Supplied material
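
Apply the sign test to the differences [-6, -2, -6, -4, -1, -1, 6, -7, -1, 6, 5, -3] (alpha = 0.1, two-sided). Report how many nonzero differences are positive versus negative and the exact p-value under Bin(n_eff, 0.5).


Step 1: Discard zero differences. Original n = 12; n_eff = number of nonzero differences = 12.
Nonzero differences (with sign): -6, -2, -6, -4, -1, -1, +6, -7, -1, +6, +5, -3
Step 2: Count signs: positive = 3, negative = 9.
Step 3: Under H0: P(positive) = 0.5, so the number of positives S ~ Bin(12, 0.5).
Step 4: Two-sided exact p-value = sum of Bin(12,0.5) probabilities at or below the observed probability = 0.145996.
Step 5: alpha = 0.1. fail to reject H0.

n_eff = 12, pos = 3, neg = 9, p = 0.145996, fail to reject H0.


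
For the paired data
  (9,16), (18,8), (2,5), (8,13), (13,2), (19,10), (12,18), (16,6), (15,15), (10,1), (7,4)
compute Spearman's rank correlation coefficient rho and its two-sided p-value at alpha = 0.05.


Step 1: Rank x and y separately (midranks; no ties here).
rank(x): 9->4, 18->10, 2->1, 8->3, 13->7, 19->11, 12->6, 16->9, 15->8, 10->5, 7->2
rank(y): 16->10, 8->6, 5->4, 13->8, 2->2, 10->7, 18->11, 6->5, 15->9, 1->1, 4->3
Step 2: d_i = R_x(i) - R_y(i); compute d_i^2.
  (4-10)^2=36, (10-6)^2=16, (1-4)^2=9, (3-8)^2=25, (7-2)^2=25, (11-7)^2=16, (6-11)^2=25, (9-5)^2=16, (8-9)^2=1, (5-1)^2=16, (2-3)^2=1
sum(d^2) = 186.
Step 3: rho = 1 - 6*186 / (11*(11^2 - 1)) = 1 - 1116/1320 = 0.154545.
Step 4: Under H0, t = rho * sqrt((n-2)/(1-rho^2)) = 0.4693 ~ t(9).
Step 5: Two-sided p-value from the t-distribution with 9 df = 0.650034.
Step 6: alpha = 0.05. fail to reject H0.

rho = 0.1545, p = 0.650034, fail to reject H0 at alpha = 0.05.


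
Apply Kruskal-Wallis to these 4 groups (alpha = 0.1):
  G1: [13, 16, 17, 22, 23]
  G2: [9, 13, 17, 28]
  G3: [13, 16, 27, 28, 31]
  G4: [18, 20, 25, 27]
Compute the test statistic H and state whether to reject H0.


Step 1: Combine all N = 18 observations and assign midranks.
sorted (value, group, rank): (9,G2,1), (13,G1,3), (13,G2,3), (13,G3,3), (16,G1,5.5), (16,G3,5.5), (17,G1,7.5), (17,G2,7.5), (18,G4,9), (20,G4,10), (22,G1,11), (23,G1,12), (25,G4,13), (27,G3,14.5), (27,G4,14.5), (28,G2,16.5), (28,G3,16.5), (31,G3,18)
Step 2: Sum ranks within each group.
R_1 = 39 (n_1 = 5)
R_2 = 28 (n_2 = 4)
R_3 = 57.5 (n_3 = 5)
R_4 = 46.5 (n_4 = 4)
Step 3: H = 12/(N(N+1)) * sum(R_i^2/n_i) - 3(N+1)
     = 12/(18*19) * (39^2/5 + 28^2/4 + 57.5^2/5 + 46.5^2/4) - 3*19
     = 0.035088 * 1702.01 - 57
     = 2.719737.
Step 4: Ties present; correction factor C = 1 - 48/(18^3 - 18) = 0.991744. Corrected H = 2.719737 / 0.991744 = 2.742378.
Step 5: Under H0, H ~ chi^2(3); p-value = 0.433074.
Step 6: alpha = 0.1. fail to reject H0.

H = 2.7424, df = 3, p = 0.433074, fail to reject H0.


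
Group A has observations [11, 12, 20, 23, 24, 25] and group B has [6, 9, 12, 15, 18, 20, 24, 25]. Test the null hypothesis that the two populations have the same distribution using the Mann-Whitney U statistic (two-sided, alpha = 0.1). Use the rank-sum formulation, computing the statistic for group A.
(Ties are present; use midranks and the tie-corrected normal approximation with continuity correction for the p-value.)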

---

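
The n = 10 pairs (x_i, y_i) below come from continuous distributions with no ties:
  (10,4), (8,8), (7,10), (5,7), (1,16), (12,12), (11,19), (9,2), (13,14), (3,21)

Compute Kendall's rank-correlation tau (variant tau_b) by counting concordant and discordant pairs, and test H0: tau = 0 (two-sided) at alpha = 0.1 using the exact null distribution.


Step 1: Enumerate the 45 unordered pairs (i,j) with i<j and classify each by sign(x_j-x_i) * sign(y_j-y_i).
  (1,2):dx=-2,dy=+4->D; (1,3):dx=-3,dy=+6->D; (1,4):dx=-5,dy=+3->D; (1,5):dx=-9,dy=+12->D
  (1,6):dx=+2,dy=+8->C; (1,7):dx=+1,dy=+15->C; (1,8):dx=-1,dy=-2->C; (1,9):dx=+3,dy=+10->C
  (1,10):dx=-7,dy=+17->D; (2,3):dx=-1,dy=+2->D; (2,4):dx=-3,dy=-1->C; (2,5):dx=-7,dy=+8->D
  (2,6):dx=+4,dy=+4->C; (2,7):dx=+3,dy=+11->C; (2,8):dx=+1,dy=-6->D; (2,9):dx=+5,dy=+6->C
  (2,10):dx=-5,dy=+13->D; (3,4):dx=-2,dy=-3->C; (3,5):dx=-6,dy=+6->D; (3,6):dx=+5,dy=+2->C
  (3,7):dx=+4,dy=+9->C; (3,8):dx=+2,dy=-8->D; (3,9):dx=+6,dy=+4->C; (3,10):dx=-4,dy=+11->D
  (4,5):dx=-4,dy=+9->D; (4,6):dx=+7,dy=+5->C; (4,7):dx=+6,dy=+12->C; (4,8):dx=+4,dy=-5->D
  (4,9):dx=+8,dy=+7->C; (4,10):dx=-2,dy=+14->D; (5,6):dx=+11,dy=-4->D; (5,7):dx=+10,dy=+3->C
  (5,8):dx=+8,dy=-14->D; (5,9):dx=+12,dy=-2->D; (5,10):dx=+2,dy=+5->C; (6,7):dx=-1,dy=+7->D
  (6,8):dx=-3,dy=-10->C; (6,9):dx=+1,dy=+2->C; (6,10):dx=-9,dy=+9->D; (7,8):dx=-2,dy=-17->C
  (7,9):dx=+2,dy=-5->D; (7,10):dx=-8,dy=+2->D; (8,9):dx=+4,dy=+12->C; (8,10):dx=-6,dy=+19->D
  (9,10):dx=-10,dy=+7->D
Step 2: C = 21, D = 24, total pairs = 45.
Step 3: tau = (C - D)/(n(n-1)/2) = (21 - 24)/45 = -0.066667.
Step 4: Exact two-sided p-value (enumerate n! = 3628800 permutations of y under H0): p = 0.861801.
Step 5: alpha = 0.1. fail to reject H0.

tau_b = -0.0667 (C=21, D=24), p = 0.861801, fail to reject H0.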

What you need to do
Reproduce exactly the section above that begins at the line containing "Apply the sign" and ends at the line containing "(15,15), (10,1), (7,4)", leaving out all other lines.

Response to this exercise
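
Apply the sign test to the differences [-6, -2, -6, -4, -1, -1, 6, -7, -1, 6, 5, -3] (alpha = 0.1, two-sided). Report how many nonzero differences are positive versus negative and the exact p-value under Bin(n_eff, 0.5).


Step 1: Discard zero differences. Original n = 12; n_eff = number of nonzero differences = 12.
Nonzero differences (with sign): -6, -2, -6, -4, -1, -1, +6, -7, -1, +6, +5, -3
Step 2: Count signs: positive = 3, negative = 9.
Step 3: Under H0: P(positive) = 0.5, so the number of positives S ~ Bin(12, 0.5).
Step 4: Two-sided exact p-value = sum of Bin(12,0.5) probabilities at or below the observed probability = 0.145996.
Step 5: alpha = 0.1. fail to reject H0.

n_eff = 12, pos = 3, neg = 9, p = 0.145996, fail to reject H0.


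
For the paired data
  (9,16), (18,8), (2,5), (8,13), (13,2), (19,10), (12,18), (16,6), (15,15), (10,1), (7,4)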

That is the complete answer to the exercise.